» WORK REQUIRED: Filter the entries that follow, copying every line in which the word "tigiklik" appears.

═══ EXERCISE INPUTS

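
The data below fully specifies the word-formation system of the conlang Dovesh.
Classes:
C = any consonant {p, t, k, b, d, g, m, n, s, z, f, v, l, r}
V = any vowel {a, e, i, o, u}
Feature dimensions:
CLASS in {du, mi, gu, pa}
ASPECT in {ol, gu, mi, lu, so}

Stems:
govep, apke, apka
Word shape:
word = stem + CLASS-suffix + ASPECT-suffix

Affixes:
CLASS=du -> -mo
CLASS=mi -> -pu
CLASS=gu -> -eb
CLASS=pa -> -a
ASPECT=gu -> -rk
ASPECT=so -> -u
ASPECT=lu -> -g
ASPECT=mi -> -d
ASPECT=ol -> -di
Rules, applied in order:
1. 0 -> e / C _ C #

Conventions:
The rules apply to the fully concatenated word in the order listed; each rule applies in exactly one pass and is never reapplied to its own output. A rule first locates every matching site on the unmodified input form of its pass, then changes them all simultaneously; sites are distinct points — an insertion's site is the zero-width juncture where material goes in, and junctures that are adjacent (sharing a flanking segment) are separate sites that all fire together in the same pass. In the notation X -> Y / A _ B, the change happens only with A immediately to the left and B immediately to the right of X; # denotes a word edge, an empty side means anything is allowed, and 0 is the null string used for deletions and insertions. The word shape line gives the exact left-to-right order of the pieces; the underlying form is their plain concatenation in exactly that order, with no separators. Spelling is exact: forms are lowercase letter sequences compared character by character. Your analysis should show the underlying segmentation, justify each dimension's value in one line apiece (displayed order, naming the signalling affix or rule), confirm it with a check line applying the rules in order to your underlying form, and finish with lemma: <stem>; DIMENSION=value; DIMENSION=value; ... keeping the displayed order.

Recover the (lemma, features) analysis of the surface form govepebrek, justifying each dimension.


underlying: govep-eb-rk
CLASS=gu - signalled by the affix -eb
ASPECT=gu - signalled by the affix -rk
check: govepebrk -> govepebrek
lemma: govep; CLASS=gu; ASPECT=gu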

══════
═══ EXERCISE INPUTS

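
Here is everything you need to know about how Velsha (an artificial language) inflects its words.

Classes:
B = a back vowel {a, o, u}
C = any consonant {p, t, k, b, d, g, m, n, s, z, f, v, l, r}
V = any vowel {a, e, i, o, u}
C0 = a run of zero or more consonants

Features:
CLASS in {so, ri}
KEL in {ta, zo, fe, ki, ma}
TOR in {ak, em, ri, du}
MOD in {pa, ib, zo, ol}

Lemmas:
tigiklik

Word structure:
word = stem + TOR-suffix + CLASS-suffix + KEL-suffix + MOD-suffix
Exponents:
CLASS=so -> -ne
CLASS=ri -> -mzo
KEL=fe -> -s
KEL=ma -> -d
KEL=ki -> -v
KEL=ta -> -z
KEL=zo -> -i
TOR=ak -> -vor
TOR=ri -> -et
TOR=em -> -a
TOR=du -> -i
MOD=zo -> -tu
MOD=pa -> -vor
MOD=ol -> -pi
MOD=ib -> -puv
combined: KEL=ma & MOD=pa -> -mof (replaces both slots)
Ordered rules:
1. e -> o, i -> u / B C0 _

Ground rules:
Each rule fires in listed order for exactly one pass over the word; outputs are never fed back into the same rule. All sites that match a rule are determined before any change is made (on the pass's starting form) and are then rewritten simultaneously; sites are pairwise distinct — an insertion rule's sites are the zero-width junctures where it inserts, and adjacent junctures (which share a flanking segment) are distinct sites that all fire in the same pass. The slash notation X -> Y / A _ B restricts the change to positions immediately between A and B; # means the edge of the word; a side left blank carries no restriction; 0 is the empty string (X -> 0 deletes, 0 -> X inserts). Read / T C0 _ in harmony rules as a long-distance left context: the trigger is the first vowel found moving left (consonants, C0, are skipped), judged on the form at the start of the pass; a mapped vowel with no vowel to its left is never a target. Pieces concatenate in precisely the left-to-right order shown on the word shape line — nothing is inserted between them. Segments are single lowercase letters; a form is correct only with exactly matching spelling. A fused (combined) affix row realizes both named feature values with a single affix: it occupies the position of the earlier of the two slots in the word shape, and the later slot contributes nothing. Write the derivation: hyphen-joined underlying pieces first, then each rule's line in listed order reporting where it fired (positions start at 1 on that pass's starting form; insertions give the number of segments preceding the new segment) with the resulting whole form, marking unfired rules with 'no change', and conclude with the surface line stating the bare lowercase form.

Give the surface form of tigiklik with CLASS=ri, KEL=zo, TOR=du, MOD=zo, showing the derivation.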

══════

» RESPONSE TO THE TASK:
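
tigiklik
Give the surface form of tigiklik with CLASS=ri, KEL=zo, TOR=du, MOD=zo, showing the derivation.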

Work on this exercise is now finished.